What the task requires →
Give again, word for word, every line in the entries below from the line with "Tobias Horvat | Wildmere Shipping BV | 26%" up to and including the line with "Oren Horvat | Quarry Capital LLC | 55%", and no other line.

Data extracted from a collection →

----

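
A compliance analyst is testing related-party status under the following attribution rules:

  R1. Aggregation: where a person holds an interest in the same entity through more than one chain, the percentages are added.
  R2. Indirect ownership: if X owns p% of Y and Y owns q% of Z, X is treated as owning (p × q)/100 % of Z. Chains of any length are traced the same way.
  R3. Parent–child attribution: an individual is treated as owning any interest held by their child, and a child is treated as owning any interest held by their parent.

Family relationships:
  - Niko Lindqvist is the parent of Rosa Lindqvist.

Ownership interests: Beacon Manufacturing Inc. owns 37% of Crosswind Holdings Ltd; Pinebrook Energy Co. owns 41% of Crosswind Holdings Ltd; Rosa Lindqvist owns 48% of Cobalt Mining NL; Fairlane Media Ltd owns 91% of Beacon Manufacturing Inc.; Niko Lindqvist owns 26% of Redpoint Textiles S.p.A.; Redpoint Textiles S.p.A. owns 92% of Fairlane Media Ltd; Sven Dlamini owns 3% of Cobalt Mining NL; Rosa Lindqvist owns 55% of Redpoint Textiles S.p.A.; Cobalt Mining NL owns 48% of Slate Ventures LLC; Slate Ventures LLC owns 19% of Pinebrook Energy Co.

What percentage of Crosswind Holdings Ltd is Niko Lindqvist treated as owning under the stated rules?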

----

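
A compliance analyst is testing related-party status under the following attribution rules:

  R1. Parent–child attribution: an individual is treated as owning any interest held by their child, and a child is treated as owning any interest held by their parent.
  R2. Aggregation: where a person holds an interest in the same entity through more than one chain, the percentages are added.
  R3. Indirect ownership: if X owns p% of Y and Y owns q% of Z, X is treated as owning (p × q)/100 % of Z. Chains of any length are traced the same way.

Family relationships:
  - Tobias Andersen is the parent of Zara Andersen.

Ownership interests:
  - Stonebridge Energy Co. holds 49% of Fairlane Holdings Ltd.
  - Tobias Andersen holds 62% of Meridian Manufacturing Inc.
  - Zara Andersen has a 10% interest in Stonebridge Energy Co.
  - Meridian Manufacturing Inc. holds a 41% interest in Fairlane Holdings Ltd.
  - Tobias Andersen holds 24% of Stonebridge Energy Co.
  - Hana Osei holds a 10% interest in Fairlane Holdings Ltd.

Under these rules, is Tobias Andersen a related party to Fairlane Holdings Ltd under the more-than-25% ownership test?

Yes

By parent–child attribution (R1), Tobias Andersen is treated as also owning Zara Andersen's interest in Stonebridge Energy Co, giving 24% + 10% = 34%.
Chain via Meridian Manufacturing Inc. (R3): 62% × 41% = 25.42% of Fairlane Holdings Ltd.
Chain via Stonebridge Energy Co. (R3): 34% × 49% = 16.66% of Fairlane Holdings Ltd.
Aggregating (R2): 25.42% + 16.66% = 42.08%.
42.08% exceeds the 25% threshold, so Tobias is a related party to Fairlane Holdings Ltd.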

----

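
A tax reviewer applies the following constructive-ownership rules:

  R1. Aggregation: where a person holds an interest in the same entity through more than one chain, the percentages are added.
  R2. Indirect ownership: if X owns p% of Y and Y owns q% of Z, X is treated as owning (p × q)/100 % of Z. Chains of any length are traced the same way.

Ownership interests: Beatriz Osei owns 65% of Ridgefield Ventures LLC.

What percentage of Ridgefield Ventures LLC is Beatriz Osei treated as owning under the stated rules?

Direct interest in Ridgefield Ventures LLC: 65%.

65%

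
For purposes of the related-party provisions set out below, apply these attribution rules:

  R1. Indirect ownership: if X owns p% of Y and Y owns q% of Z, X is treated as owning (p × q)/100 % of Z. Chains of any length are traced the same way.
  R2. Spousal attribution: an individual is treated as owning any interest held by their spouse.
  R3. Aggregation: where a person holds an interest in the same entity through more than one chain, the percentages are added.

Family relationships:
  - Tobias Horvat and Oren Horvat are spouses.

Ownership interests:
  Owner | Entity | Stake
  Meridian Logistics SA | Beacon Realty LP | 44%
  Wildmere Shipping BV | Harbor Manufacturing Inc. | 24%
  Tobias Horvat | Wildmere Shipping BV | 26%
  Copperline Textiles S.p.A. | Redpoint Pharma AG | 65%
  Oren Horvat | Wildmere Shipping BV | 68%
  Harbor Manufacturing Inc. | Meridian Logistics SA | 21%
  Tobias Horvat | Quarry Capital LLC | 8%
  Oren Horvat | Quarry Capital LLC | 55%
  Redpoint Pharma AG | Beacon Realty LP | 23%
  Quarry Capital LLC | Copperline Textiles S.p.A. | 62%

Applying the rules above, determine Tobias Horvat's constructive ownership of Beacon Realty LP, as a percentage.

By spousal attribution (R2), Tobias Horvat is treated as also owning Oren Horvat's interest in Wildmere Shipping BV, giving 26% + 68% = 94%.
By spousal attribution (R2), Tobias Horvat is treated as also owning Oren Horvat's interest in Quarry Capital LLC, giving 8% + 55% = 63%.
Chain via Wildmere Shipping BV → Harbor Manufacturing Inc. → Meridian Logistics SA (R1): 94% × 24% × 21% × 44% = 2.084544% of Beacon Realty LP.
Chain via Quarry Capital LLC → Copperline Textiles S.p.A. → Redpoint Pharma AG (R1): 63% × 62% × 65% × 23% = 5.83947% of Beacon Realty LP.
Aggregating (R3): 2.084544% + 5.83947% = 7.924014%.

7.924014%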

----

Answer section →
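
  Tobias Horvat | Wildmere Shipping BV | 26%
  Copperline Textiles S.p.A. | Redpoint Pharma AG | 65%
  Oren Horvat | Wildmere Shipping BV | 68%
  Harbor Manufacturing Inc. | Meridian Logistics SA | 21%
  Tobias Horvat | Quarry Capital LLC | 8%
  Oren Horvat | Quarry Capital LLC | 55%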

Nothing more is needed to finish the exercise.